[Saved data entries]

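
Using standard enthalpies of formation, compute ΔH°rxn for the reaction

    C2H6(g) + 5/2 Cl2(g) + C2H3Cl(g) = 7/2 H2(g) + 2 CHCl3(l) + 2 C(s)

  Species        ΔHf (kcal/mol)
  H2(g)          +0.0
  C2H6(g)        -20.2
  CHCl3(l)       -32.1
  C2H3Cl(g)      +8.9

Products: 7/2·(+0.0) + 2·(-32.1) + 2·(+0.0) = -64.2
Reactants: 1·(-20.2) + 5/2·(+0.0) + 1·(+8.9) = -11.3
ΔH°rxn = (-64.2) − (-11.3) = -52.9 kcal/mol

ΔH°rxn = -52.9 kcal/mol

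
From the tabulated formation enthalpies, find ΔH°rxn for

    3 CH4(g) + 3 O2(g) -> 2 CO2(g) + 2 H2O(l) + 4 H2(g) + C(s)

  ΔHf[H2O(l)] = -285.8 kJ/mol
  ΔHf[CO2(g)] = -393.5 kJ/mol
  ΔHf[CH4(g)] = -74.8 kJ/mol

Products: 2·(-393.5) + 2·(-285.8) + 4·(+0.0) + 1·(+0.0) = -1358.6
Reactants: 3·(-74.8) + 3·(+0.0) = -224.4
ΔH°rxn = (-1358.6) − (-224.4) = -1134.2 kJ/mol

ΔH°rxn = -1134.2 kJ/mol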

» Task brief: In the records above, locate the line that contains "ΔHf[H2O(l)] = -285.8 kJ/mol". Repeat it and every line after it, exactly, and nothing else.

» Completed exercise:
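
  ΔHf[H2O(l)] = -285.8 kJ/mol
  ΔHf[CO2(g)] = -393.5 kJ/mol
  ΔHf[CH4(g)] = -74.8 kJ/mol

Products: 2·(-393.5) + 2·(-285.8) + 4·(+0.0) + 1·(+0.0) = -1358.6
Reactants: 3·(-74.8) + 3·(+0.0) = -224.4
ΔH°rxn = (-1358.6) − (-224.4) = -1134.2 kJ/mol

ΔH°rxn = -1134.2 kJ/mol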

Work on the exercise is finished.